• [PROBLEM DETAILS]:
Copy every record word for word.

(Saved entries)
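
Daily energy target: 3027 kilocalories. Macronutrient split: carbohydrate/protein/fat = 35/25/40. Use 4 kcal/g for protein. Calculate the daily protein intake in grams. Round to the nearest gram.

Protein energy = 25% × 3027 = 756.75 kcal.
At 4 kcal/g: 756.75 ÷ 4 = 189.1875 g.

189 g/day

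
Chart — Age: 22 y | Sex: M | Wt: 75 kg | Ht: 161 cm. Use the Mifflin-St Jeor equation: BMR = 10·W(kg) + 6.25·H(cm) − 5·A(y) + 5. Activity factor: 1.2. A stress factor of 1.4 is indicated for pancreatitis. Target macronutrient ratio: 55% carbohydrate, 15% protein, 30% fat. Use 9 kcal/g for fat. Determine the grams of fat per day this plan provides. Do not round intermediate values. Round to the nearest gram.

92 g/day

Mifflin-St Jeor (male): BMR = 10(75) + 6.25(161) − 5(22) + 5 = 750 + 1006.25 − 110 + 5 = 1651.25 kcal/day.
TEE = 1651.25 × 1.2 = 1981.5 kcal/day.
With stress factor 1.4: 1981.5 × 1.4 = 2774.1 kcal/day.
Fat energy = 30% × 2774.1 = 832.23 kcal.
Fat = 832.23 ÷ 9 kcal/g = 92.47 g.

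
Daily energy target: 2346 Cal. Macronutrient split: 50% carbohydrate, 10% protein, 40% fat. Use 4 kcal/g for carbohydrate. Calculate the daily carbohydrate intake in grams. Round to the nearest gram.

Carbohydrate energy = 50% × 2346 = 1173 kcal.
At 4 kcal/g: 1173 ÷ 4 = 293.25 g.

293 g/day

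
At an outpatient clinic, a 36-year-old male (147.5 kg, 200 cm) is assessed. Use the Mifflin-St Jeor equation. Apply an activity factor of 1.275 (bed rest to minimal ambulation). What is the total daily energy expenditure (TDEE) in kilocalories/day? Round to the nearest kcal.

Mifflin-St Jeor (male): BMR = 10(147.5) + 6.25(200) − 5(36) + 5 = 1475 + 1250 − 180 + 5 = 2550 kcal/day.
TEE = BMR × activity factor = 2550 × 1.275 = 3251.25 kcal/day.

3251 kilocalories/day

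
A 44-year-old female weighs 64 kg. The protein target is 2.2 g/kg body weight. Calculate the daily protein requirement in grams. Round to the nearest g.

141 g/day

Protein = 2.2 g/kg × 64 kg = 140.8 g/day.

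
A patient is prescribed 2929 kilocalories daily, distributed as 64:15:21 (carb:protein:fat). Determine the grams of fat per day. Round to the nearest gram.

68 g/day

Fat energy = 21% × 2929 = 615.09 kcal.
At 9 kcal/g: 615.09 ÷ 9 = 68.3433 g.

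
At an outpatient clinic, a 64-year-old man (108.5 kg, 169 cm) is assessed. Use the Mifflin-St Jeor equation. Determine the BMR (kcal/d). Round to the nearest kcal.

Mifflin-St Jeor (male): BMR = 10(108.5) + 6.25(169) − 5(64) + 5 = 1085 + 1056.25 − 320 + 5 = 1826.25 kcal/day.

1826 kcal/d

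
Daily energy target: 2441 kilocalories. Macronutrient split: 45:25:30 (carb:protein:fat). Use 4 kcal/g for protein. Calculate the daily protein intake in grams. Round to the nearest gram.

153 g/day

Protein energy = 25% × 2441 = 610.25 kcal.
At 4 kcal/g: 610.25 ÷ 4 = 152.5625 g.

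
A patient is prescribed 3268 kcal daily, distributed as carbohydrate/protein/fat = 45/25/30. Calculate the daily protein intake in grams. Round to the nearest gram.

204 g/day

Protein energy = 25% × 3268 = 817 kcal.
At 4 kcal/g: 817 ÷ 4 = 204.25 g.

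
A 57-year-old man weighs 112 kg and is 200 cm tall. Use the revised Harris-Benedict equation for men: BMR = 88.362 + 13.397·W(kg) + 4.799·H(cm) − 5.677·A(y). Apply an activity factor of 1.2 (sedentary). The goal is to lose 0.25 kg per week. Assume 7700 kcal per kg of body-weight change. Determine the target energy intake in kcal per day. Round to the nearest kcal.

Harris-Benedict: BMR = 88.362 + 13.397(112) + 4.799(200) − 5.677(57) = 2225.037 kcal/day.
TEE = 2225.037 × 1.2 = 2670.0444 kcal/day.
Required daily deficit = 0.25 × 7700 ÷ 7 = 275 kcal/day.
Target intake = 2670.0444 − 275 = 2395.0444 kcal/day.

2395 kcal per day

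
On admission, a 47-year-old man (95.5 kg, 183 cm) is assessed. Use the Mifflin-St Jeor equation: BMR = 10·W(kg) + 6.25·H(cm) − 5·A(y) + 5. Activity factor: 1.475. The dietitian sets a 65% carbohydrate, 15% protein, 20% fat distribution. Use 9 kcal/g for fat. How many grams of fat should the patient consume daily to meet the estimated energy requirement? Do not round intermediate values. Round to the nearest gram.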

• [WRITTEN ANSWER]:
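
Daily energy target: 3027 kilocalories. Macronutrient split: carbohydrate/protein/fat = 35/25/40. Use 4 kcal/g for protein. Calculate the daily protein intake in grams. Round to the nearest gram.

Protein energy = 25% × 3027 = 756.75 kcal.
At 4 kcal/g: 756.75 ÷ 4 = 189.1875 g.

189 g/day

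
Chart — Age: 22 y | Sex: M | Wt: 75 kg | Ht: 161 cm. Use the Mifflin-St Jeor equation: BMR = 10·W(kg) + 6.25·H(cm) − 5·A(y) + 5. Activity factor: 1.2. A stress factor of 1.4 is indicated for pancreatitis. Target macronutrient ratio: 55% carbohydrate, 15% protein, 30% fat. Use 9 kcal/g for fat. Determine the grams of fat per day this plan provides. Do not round intermediate values. Round to the nearest gram.

92 g/day

Mifflin-St Jeor (male): BMR = 10(75) + 6.25(161) − 5(22) + 5 = 750 + 1006.25 − 110 + 5 = 1651.25 kcal/day.
TEE = 1651.25 × 1.2 = 1981.5 kcal/day.
With stress factor 1.4: 1981.5 × 1.4 = 2774.1 kcal/day.
Fat energy = 30% × 2774.1 = 832.23 kcal.
Fat = 832.23 ÷ 9 kcal/g = 92.47 g.

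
Daily energy target: 2346 Cal. Macronutrient split: 50% carbohydrate, 10% protein, 40% fat. Use 4 kcal/g for carbohydrate. Calculate the daily carbohydrate intake in grams. Round to the nearest gram.

Carbohydrate energy = 50% × 2346 = 1173 kcal.
At 4 kcal/g: 1173 ÷ 4 = 293.25 g.

293 g/day

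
At an outpatient clinic, a 36-year-old male (147.5 kg, 200 cm) is assessed. Use the Mifflin-St Jeor equation. Apply an activity factor of 1.275 (bed rest to minimal ambulation). What is the total daily energy expenditure (TDEE) in kilocalories/day? Round to the nearest kcal.

Mifflin-St Jeor (male): BMR = 10(147.5) + 6.25(200) − 5(36) + 5 = 1475 + 1250 − 180 + 5 = 2550 kcal/day.
TEE = BMR × activity factor = 2550 × 1.275 = 3251.25 kcal/day.

3251 kilocalories/day

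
A 44-year-old female weighs 64 kg. The protein target is 2.2 g/kg body weight. Calculate the daily protein requirement in grams. Round to the nearest g.

141 g/day

Protein = 2.2 g/kg × 64 kg = 140.8 g/day.

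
A patient is prescribed 2929 kilocalories daily, distributed as 64:15:21 (carb:protein:fat). Determine the grams of fat per day. Round to the nearest gram.

68 g/day

Fat energy = 21% × 2929 = 615.09 kcal.
At 9 kcal/g: 615.09 ÷ 9 = 68.3433 g.

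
At an outpatient clinic, a 64-year-old man (108.5 kg, 169 cm) is assessed. Use the Mifflin-St Jeor equation. Determine the BMR (kcal/d). Round to the nearest kcal.

Mifflin-St Jeor (male): BMR = 10(108.5) + 6.25(169) − 5(64) + 5 = 1085 + 1056.25 − 320 + 5 = 1826.25 kcal/day.

1826 kcal/d

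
Daily energy target: 2441 kilocalories. Macronutrient split: 45:25:30 (carb:protein:fat). Use 4 kcal/g for protein. Calculate the daily protein intake in grams. Round to the nearest gram.

153 g/day

Protein energy = 25% × 2441 = 610.25 kcal.
At 4 kcal/g: 610.25 ÷ 4 = 152.5625 g.

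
A patient is prescribed 3268 kcal daily, distributed as carbohydrate/protein/fat = 45/25/30. Calculate the daily protein intake in grams. Round to the nearest gram.

204 g/day

Protein energy = 25% × 3268 = 817 kcal.
At 4 kcal/g: 817 ÷ 4 = 204.25 g.

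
A 57-year-old man weighs 112 kg and is 200 cm tall. Use the revised Harris-Benedict equation for men: BMR = 88.362 + 13.397·W(kg) + 4.799·H(cm) − 5.677·A(y). Apply an activity factor of 1.2 (sedentary). The goal is to lose 0.25 kg per week. Assume 7700 kcal per kg of body-weight change. Determine the target energy intake in kcal per day. Round to the nearest kcal.

Harris-Benedict: BMR = 88.362 + 13.397(112) + 4.799(200) − 5.677(57) = 2225.037 kcal/day.
TEE = 2225.037 × 1.2 = 2670.0444 kcal/day.
Required daily deficit = 0.25 × 7700 ÷ 7 = 275 kcal/day.
Target intake = 2670.0444 − 275 = 2395.0444 kcal/day.

2395 kcal per day

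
On admission, a 47-year-old man (95.5 kg, 183 cm) is assessed. Use the Mifflin-St Jeor equation: BMR = 10·W(kg) + 6.25·H(cm) − 5·A(y) + 5. Activity factor: 1.475. The dietitian sets a 65% carbohydrate, 15% protein, 20% fat distribution. Use 9 kcal/g for fat. How many grams of fat should the patient consume daily to meet the estimated energy requirement? Do not round intermediate values. Round to the nearest gram.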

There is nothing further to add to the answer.